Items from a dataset
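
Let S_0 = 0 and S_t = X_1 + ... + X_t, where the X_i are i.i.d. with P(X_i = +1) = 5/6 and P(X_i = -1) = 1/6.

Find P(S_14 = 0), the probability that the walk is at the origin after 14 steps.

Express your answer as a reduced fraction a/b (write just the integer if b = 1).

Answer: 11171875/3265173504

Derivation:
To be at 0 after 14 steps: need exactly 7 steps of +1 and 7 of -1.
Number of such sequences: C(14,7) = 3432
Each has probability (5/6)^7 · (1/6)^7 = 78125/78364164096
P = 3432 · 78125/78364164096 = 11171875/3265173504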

--

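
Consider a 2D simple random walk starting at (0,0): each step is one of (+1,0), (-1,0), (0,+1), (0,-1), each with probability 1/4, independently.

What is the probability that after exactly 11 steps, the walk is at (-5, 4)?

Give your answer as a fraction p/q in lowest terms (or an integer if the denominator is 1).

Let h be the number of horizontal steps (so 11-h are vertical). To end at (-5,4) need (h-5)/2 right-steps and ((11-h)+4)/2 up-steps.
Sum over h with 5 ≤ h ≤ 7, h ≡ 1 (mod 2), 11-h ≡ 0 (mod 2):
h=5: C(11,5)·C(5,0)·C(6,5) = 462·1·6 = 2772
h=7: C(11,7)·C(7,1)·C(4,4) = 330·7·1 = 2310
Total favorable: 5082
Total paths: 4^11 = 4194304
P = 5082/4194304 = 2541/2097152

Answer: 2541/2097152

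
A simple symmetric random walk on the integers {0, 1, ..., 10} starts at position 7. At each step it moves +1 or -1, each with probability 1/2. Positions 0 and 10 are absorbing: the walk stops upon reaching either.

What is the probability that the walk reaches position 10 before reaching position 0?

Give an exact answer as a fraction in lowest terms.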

EXERCISE REQUIREMENTS
Count the lines above that contain the word "reaching". Give only the number.

RESPONSE BOX
2